| Work order |
Repeat the full listing that follows, word for word.

| Materials provided |
···
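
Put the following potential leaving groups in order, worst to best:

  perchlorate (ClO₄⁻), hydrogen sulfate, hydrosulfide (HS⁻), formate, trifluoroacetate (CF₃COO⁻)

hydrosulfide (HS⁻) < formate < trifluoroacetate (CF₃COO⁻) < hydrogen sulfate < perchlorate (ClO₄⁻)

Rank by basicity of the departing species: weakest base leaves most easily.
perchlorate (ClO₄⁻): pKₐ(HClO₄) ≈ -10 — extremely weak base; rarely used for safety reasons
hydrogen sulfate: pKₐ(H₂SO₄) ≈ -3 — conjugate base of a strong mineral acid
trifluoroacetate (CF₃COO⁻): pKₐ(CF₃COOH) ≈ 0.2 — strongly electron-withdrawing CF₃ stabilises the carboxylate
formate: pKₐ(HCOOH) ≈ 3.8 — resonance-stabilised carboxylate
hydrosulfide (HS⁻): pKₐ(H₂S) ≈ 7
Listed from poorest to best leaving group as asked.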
···
| Response |
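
Put the following potential leaving groups in order, worst to best:

  perchlorate (ClO₄⁻), hydrogen sulfate, hydrosulfide (HS⁻), formate, trifluoroacetate (CF₃COO⁻)

hydrosulfide (HS⁻) < formate < trifluoroacetate (CF₃COO⁻) < hydrogen sulfate < perchlorate (ClO₄⁻)

Rank by basicity of the departing species: weakest base leaves most easily.
perchlorate (ClO₄⁻): pKₐ(HClO₄) ≈ -10 — extremely weak base; rarely used for safety reasons
hydrogen sulfate: pKₐ(H₂SO₄) ≈ -3 — conjugate base of a strong mineral acid
trifluoroacetate (CF₃COO⁻): pKₐ(CF₃COOH) ≈ 0.2 — strongly electron-withdrawing CF₃ stabilises the carboxylate
formate: pKₐ(HCOOH) ≈ 3.8 — resonance-stabilised carboxylate
hydrosulfide (HS⁻): pKₐ(H₂S) ≈ 7
Listed from poorest to best leaving group as asked.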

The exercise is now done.